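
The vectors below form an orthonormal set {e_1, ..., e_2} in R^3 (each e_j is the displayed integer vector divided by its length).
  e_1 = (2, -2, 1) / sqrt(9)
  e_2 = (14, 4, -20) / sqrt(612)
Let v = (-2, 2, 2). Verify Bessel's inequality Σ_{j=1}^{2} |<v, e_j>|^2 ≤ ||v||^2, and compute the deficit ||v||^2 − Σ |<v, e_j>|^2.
Σ |<v, e_j>|^2 = 168/17; ||v||^2 = 12; deficit = 36/17

Write each e_j = u_j / sqrt(<u_j, u_j>) where u_j is the displayed integer vector. Then <v, e_j> = <v, u_j> / sqrt(<u_j, u_j>), so |<v, e_j>|^2 = <v, u_j>^2 / <u_j, u_j>.
Coefficients: <v, e_1> = -6/sqrt(9), <v, e_2> = -60/sqrt(612).
Square and sum: Σ |<v, e_j>|^2 = 168/17.
Compute ||v||^2 = v·v = 12.
Deficit = 12 − 168/17 = 36/17 ≥ 0, confirming Bessel's inequality. (The deficit equals ||v − Σ <v,e_j> e_j||^2, the squared distance from v to span{e_j}.)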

Work to be completed
Repeat only the tail of the entries, exactly: the line containing "e_1 = (2, -2, 1) / sqrt(9)" and every line after it, to the end.

Answer area
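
  e_1 = (2, -2, 1) / sqrt(9)
  e_2 = (14, 4, -20) / sqrt(612)
Let v = (-2, 2, 2). Verify Bessel's inequality Σ_{j=1}^{2} |<v, e_j>|^2 ≤ ||v||^2, and compute the deficit ||v||^2 − Σ |<v, e_j>|^2.
Σ |<v, e_j>|^2 = 168/17; ||v||^2 = 12; deficit = 36/17

Write each e_j = u_j / sqrt(<u_j, u_j>) where u_j is the displayed integer vector. Then <v, e_j> = <v, u_j> / sqrt(<u_j, u_j>), so |<v, e_j>|^2 = <v, u_j>^2 / <u_j, u_j>.
Coefficients: <v, e_1> = -6/sqrt(9), <v, e_2> = -60/sqrt(612).
Square and sum: Σ |<v, e_j>|^2 = 168/17.
Compute ||v||^2 = v·v = 12.
Deficit = 12 − 168/17 = 36/17 ≥ 0, confirming Bessel's inequality. (The deficit equals ||v − Σ <v,e_j> e_j||^2, the squared distance from v to span{e_j}.)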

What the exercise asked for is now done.